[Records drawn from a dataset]
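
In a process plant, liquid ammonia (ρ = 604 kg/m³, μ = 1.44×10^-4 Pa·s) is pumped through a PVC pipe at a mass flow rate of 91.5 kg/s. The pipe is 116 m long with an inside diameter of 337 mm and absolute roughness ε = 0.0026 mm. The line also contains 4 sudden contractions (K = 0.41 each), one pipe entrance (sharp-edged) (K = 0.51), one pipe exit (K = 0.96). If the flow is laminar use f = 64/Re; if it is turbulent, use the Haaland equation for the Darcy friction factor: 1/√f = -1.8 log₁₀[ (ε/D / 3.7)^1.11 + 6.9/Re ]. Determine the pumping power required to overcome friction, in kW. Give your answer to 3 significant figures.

A = πD²/4 = π(0.337)²/4 = 0.0892 m²; mean velocity V = ṁ/(ρA) = 91.5/(604 · 0.0892) = 1.698 m/s.
Reynolds number Re = ρVD/μ = 604 · 1.698 · 0.337 / 0.000144 = 2.401e+06.
Re > 4000 → turbulent. Relative roughness ε/D = 2.6e-06/0.337 = 7.72e-06. Haaland: 1/√f = -1.8 log₁₀[(7.72e-06/3.7)^1.11 + 6.9/2.401e+06] = -1.8 log₁₀[4.95e-07 + 2.87e-06] = 9.851, so f = 0.01031.
Total minor-loss coefficient ΣK = 4·0.41 + 1·0.51 + 1·0.96 = 3.11.
ΔP = [f·L/D + ΣK]·(ρV²/2) = [0.01031·116/0.337 + 3.11]·(604·1.698²/2) = [3.547 + 3.11]·871.1 = 5799 Pa.
Q = ṁ/ρ = 91.5/604 = 0.1515 m³/s.
Pumping power P = QΔP = 0.1515·5799 = 878.5 W = 0.879 kW.

P ≈ 0.879 kW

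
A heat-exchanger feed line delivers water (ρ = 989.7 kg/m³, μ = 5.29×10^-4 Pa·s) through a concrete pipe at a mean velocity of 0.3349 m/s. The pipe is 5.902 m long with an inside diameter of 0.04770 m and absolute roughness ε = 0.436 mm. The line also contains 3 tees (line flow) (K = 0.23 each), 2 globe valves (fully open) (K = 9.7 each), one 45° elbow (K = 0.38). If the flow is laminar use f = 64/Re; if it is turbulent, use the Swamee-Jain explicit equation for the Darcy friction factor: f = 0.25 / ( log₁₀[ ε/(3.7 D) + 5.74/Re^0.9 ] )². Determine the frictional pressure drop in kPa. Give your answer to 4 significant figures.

Reynolds number Re = ρVD/μ = 989.7 · 0.3349 · 0.0477 / 0.000529 = 2.989e+04.
Re > 4000 → turbulent. Relative roughness ε/D = 0.000436/0.0477 = 0.00914. Swamee-Jain: f = 0.25/(log₁₀[0.00914/3.7 + 5.74/2.989e+04^0.9])² = 0.25/(log₁₀[0.00247 + 0.000538])² = 0.25/(-2.522)² = 0.03932.
Total minor-loss coefficient ΣK = 3·0.23 + 2·9.7 + 1·0.38 = 20.5.
ΔP = [f·L/D + ΣK]·(ρV²/2) = [0.03932·5.902/0.0477 + 20.5]·(989.7·0.3349²/2) = [4.865 + 20.5]·55.5 = 1406 Pa.
ΔP = 1406 Pa = 1.406 kPa.

ΔP ≈ 1.406 kPa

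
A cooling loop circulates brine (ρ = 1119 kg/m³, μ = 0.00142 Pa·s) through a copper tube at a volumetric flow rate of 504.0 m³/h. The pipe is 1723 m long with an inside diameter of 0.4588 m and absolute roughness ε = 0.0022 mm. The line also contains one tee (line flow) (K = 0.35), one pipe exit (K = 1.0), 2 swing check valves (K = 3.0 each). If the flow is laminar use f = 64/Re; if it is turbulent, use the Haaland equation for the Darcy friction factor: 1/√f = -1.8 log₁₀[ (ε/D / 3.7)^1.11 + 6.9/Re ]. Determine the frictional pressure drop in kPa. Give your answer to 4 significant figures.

Q = 504.0 m³/h = 504.0/3600 = 0.14 m³/s.
Cross-sectional area A = πD²/4 = π(0.4588)²/4 = 0.1653 m²; mean velocity V = Q/A = 0.14/0.1653 = 0.8468 m/s.
Reynolds number Re = ρVD/μ = 1119 · 0.8468 · 0.4588 / 0.00142 = 3.062e+05.
Re > 4000 → turbulent. Relative roughness ε/D = 2.2e-06/0.4588 = 4.8e-06. Haaland: 1/√f = -1.8 log₁₀[(4.8e-06/3.7)^1.11 + 6.9/3.062e+05] = -1.8 log₁₀[2.92e-07 + 2.25e-05] = 8.355, so f = 0.01433.
Total minor-loss coefficient ΣK = 1·0.35 + 1·1 + 2·3 = 7.35.
ΔP = [f·L/D + ΣK]·(ρV²/2) = [0.01433·1723/0.4588 + 7.35]·(1119·0.8468²/2) = [53.8 + 7.35]·401.2 = 2.454e+04 Pa.
ΔP = 2.454e+04 Pa = 24.54 kPa.

ΔP ≈ 24.54 kPa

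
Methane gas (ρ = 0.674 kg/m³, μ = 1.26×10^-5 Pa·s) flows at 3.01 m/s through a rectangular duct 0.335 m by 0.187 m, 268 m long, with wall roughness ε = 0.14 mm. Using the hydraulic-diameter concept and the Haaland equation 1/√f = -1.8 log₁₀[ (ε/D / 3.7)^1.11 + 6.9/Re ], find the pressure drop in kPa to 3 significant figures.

ΔP ≈ 0.0802 kPa

Hydraulic diameter D_h = 4A/P = 4·(0.335·0.187)/(2·(0.335+0.187)) = 0.2506/1.044 = 0.24 m.
Re = ρVD_h/μ = 0.674·3.01·0.24/1.26e-05 = 3.865e+04.
ε/D_h = 0.00014/0.24 = 0.000583; Haaland gives 1/√f = -1.8 log₁₀[6.02e-05+0.000179] = 6.52, so f = 0.02353.
ΔP = f(L/D_h)(ρV²/2) = 0.02353·268/0.24·3.053 = 80.2 Pa.
ΔP = 0.0802 kPa.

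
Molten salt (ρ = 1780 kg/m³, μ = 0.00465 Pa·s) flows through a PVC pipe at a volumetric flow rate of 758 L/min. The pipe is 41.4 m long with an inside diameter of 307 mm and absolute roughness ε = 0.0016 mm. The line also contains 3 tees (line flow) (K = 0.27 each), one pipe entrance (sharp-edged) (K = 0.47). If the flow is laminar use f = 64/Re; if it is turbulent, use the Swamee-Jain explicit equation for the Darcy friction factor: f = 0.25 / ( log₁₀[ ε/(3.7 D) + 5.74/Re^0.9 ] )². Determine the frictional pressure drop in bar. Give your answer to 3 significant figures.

ΔP ≈ 0.00123 bar

Q = 758 L/min = 758/60000 = 0.01263 m³/s.
Cross-sectional area A = πD²/4 = π(0.307)²/4 = 0.07402 m²; mean velocity V = Q/A = 0.01263/0.07402 = 0.1707 m/s.
Reynolds number Re = ρVD/μ = 1780 · 0.1707 · 0.307 / 0.00465 = 2.006e+04.
Re > 4000 → turbulent. Relative roughness ε/D = 1.6e-06/0.307 = 5.21e-06. Swamee-Jain: f = 0.25/(log₁₀[5.21e-06/3.7 + 5.74/2.006e+04^0.9])² = 0.25/(log₁₀[1.41e-06 + 0.000771])² = 0.25/(-3.112)² = 0.02581.
Total minor-loss coefficient ΣK = 3·0.27 + 1·0.47 = 1.28.
ΔP = [f·L/D + ΣK]·(ρV²/2) = [0.02581·41.4/0.307 + 1.28]·(1780·0.1707²/2) = [3.48 + 1.28]·25.92 = 123.4 Pa.
ΔP = 123.4 Pa = 0.00123 bar.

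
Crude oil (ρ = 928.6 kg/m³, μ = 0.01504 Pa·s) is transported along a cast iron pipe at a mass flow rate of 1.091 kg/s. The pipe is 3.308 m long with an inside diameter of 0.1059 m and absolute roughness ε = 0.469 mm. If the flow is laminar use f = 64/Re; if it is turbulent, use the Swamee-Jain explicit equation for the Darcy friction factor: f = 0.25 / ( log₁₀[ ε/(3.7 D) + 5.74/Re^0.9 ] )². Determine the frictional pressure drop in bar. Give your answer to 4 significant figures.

A = πD²/4 = π(0.1059)²/4 = 0.008808 m²; mean velocity V = ṁ/(ρA) = 1.091/(928.6 · 0.008808) = 0.1334 m/s.
Reynolds number Re = ρVD/μ = 928.6 · 0.1334 · 0.1059 / 0.015 = 872.1.
Re < 2300 → laminar flow, so f = 64/Re = 64/872.1 = 0.07338 (the turbulent correlation is not needed).
Darcy-Weisbach: ΔP = f(L/D)(ρV²/2) = 0.07338·(3.308/0.1059)·(928.6·0.1334²/2) = 0.07338·31.24·8.261 = 18.94 Pa.
ΔP = 18.94 Pa = 1.894×10^-4 bar.

ΔP ≈ 1.894×10^-4 bar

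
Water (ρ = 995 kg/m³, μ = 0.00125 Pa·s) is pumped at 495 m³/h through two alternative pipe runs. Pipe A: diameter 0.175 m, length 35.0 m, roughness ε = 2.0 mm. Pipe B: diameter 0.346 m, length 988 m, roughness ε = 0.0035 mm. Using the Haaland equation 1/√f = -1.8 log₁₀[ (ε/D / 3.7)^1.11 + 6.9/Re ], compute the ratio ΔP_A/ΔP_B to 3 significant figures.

Pipe A: V = Q/A = 0.1375/0.02405 = 5.717 m/s; Re = 7.963e+05; ε/D = 0.0114; Haaland → f = 0.03982; ΔP_A = f(L/D)(ρV²/2) = 1.295e+05 Pa.
Pipe B: V = Q/A = 0.1375/0.09402 = 1.462 m/s; Re = 4.028e+05; ε/D = 1.01e-05; Haaland → f = 0.01368; ΔP_B = f(L/D)(ρV²/2) = 4.157e+04 Pa.
ΔP_A/ΔP_B = 1.295e+05/4.157e+04 = 3.12.

ΔP_A/ΔP_B ≈ 3.12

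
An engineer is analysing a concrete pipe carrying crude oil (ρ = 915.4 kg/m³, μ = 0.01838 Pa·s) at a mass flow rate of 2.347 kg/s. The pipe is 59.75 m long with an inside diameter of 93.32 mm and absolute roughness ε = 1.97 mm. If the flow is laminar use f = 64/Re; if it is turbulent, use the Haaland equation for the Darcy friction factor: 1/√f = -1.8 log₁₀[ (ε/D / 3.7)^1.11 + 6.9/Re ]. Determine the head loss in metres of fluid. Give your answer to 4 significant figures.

h_f ≈ 0.1684 m

A = πD²/4 = π(0.09332)²/4 = 0.00684 m²; mean velocity V = ṁ/(ρA) = 2.347/(915.4 · 0.00684) = 0.3749 m/s.
Reynolds number Re = ρVD/μ = 915.4 · 0.3749 · 0.09332 / 0.0184 = 1742.
Re < 2300 → laminar flow, so f = 64/Re = 64/1742 = 0.03673 (the turbulent correlation is not needed).
Darcy-Weisbach: ΔP = f(L/D)(ρV²/2) = 0.03673·(59.75/0.09332)·(915.4·0.3749²/2) = 0.03673·640.3·64.31 = 1513 Pa.
Head loss h_f = ΔP/(ρg) = 1513/(915.4·9.81) = 0.1684 m.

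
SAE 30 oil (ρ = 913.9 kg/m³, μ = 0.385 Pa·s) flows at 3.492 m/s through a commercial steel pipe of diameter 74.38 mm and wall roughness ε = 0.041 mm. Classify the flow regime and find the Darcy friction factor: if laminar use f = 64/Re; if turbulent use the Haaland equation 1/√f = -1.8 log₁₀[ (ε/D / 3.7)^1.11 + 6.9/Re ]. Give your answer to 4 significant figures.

Re = ρVD/μ = 913.9·3.492·0.07438/0.385 = 616.6.
Re < 2300 → laminar, so f = 64/Re = 0.1038 (roughness is irrelevant in laminar flow).

f ≈ 0.1038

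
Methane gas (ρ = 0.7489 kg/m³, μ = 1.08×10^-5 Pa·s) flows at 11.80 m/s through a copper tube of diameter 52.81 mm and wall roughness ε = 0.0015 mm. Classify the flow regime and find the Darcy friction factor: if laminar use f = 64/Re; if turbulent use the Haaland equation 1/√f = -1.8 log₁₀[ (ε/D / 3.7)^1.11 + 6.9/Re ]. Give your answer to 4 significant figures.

f ≈ 0.02147

Re = ρVD/μ = 0.7489·11.8·0.05281/1.08e-05 = 4.321e+04.
Re > 4000 → turbulent. ε/D = 1.5e-06/0.05281 = 2.84e-05; Haaland: 1/√f = -1.8 log₁₀[2.1e-06 + 0.00016] = 6.824, so f = 0.02147.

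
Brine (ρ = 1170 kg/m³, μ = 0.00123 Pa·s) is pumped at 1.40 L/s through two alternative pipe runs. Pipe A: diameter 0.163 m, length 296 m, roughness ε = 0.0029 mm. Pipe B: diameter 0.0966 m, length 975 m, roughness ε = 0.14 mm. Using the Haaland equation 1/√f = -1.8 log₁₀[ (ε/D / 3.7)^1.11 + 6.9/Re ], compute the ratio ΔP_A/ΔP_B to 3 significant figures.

ΔP_A/ΔP_B ≈ 0.0233

Pipe A: V = Q/A = 0.0014/0.02087 = 0.06709 m/s; Re = 1.04e+04; ε/D = 1.78e-05; Haaland → f = 0.03057; ΔP_A = f(L/D)(ρV²/2) = 146.2 Pa.
Pipe B: V = Q/A = 0.0014/0.007329 = 0.191 m/s; Re = 1.755e+04; ε/D = 0.00145; Haaland → f = 0.02917; ΔP_B = f(L/D)(ρV²/2) = 6284 Pa.
ΔP_A/ΔP_B = 146.2/6284 = 0.0233.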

**WORK ORDER**
Please copy the line holding "SAE 30 oil (ρ" and all lines after it to the end of the records, exactly, and nothing else.

**TASK RESULT**
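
SAE 30 oil (ρ = 913.9 kg/m³, μ = 0.385 Pa·s) flows at 3.492 m/s through a commercial steel pipe of diameter 74.38 mm and wall roughness ε = 0.041 mm. Classify the flow regime and find the Darcy friction factor: if laminar use f = 64/Re; if turbulent use the Haaland equation 1/√f = -1.8 log₁₀[ (ε/D / 3.7)^1.11 + 6.9/Re ]. Give your answer to 4 significant figures.

Re = ρVD/μ = 913.9·3.492·0.07438/0.385 = 616.6.
Re < 2300 → laminar, so f = 64/Re = 0.1038 (roughness is irrelevant in laminar flow).

f ≈ 0.1038

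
Methane gas (ρ = 0.7489 kg/m³, μ = 1.08×10^-5 Pa·s) flows at 11.80 m/s through a copper tube of diameter 52.81 mm and wall roughness ε = 0.0015 mm. Classify the flow regime and find the Darcy friction factor: if laminar use f = 64/Re; if turbulent use the Haaland equation 1/√f = -1.8 log₁₀[ (ε/D / 3.7)^1.11 + 6.9/Re ]. Give your answer to 4 significant figures.

f ≈ 0.02147

Re = ρVD/μ = 0.7489·11.8·0.05281/1.08e-05 = 4.321e+04.
Re > 4000 → turbulent. ε/D = 1.5e-06/0.05281 = 2.84e-05; Haaland: 1/√f = -1.8 log₁₀[2.1e-06 + 0.00016] = 6.824, so f = 0.02147.

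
Brine (ρ = 1170 kg/m³, μ = 0.00123 Pa·s) is pumped at 1.40 L/s through two alternative pipe runs. Pipe A: diameter 0.163 m, length 296 m, roughness ε = 0.0029 mm. Pipe B: diameter 0.0966 m, length 975 m, roughness ε = 0.14 mm. Using the Haaland equation 1/√f = -1.8 log₁₀[ (ε/D / 3.7)^1.11 + 6.9/Re ], compute the ratio ΔP_A/ΔP_B to 3 significant figures.

ΔP_A/ΔP_B ≈ 0.0233

Pipe A: V = Q/A = 0.0014/0.02087 = 0.06709 m/s; Re = 1.04e+04; ε/D = 1.78e-05; Haaland → f = 0.03057; ΔP_A = f(L/D)(ρV²/2) = 146.2 Pa.
Pipe B: V = Q/A = 0.0014/0.007329 = 0.191 m/s; Re = 1.755e+04; ε/D = 0.00145; Haaland → f = 0.02917; ΔP_B = f(L/D)(ρV²/2) = 6284 Pa.
ΔP_A/ΔP_B = 146.2/6284 = 0.0233.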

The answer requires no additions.